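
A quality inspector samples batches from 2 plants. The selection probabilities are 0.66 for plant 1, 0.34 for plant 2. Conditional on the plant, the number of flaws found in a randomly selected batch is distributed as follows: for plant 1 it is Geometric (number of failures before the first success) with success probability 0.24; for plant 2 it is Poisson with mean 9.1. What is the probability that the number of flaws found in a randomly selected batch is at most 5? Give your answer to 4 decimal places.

Conditional on each plant, P(X ≤ 5): 1: 0.8073; 2: 0.109751.
By total probability, P(X ≤ 5) = 0.66·0.8073 + 0.34·0.109751 = 0.570134.

0.5701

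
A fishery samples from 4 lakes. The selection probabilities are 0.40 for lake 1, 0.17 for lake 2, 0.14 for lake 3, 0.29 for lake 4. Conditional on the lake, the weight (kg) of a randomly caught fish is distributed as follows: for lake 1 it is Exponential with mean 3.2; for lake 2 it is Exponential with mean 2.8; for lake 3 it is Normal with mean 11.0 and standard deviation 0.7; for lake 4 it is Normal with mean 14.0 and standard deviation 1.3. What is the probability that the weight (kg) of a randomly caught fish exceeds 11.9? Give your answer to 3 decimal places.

Conditional on each lake, P(X > 11.9): 1: 0.0242643; 2: 0.0142642; 3: 0.0992714; 4: 0.946886.
By total probability, P(X > 11.9) = 0.4·0.0242643 + 0.17·0.0142642 + 0.14·0.0992714 + 0.29·0.946886 = 0.300626.

0.301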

• • • • • • •

What's wanted is a faithful copy of each entry above.

> Solution to this exercise
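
A quality inspector samples batches from 2 plants. The selection probabilities are 0.66 for plant 1, 0.34 for plant 2. Conditional on the plant, the number of flaws found in a randomly selected batch is distributed as follows: for plant 1 it is Geometric (number of failures before the first success) with success probability 0.24; for plant 2 it is Poisson with mean 9.1. What is the probability that the number of flaws found in a randomly selected batch is at most 5? Give your answer to 4 decimal places.

Conditional on each plant, P(X ≤ 5): 1: 0.8073; 2: 0.109751.
By total probability, P(X ≤ 5) = 0.66·0.8073 + 0.34·0.109751 = 0.570134.

0.5701

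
A fishery samples from 4 lakes. The selection probabilities are 0.40 for lake 1, 0.17 for lake 2, 0.14 for lake 3, 0.29 for lake 4. Conditional on the lake, the weight (kg) of a randomly caught fish is distributed as follows: for lake 1 it is Exponential with mean 3.2; for lake 2 it is Exponential with mean 2.8; for lake 3 it is Normal with mean 11.0 and standard deviation 0.7; for lake 4 it is Normal with mean 14.0 and standard deviation 1.3. What is the probability that the weight (kg) of a randomly caught fish exceeds 11.9? Give your answer to 3 decimal places.

Conditional on each lake, P(X > 11.9): 1: 0.0242643; 2: 0.0142642; 3: 0.0992714; 4: 0.946886.
By total probability, P(X > 11.9) = 0.4·0.0242643 + 0.17·0.0142642 + 0.14·0.0992714 + 0.29·0.946886 = 0.300626.

0.301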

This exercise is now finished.